Supplied records:
#####
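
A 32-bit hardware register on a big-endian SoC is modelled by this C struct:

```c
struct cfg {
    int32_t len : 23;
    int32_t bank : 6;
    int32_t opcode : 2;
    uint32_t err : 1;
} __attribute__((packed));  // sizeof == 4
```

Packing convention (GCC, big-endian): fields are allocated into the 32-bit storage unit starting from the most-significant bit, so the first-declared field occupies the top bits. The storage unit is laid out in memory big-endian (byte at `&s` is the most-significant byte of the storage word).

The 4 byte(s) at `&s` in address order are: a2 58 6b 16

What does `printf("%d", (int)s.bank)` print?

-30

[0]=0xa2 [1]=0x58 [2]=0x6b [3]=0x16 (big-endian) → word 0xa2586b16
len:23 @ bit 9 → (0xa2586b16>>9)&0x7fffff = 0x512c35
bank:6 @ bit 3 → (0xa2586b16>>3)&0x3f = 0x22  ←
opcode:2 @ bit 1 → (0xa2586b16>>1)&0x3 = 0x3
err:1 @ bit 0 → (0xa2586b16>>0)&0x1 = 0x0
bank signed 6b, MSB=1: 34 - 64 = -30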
#####
Problem statement: Retype every entry word for word.

Exercise response:
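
A 32-bit hardware register on a big-endian SoC is modelled by this C struct:

```c
struct cfg {
    int32_t len : 23;
    int32_t bank : 6;
    int32_t opcode : 2;
    uint32_t err : 1;
} __attribute__((packed));  // sizeof == 4
```

Packing convention (GCC, big-endian): fields are allocated into the 32-bit storage unit starting from the most-significant bit, so the first-declared field occupies the top bits. The storage unit is laid out in memory big-endian (byte at `&s` is the most-significant byte of the storage word).

The 4 byte(s) at `&s` in address order are: a2 58 6b 16

What does `printf("%d", (int)s.bank)` print?

-30

[0]=0xa2 [1]=0x58 [2]=0x6b [3]=0x16 (big-endian) → word 0xa2586b16
len:23 @ bit 9 → (0xa2586b16>>9)&0x7fffff = 0x512c35
bank:6 @ bit 3 → (0xa2586b16>>3)&0x3f = 0x22  ←
opcode:2 @ bit 1 → (0xa2586b16>>1)&0x3 = 0x3
err:1 @ bit 0 → (0xa2586b16>>0)&0x1 = 0x0
bank signed 6b, MSB=1: 34 - 64 = -30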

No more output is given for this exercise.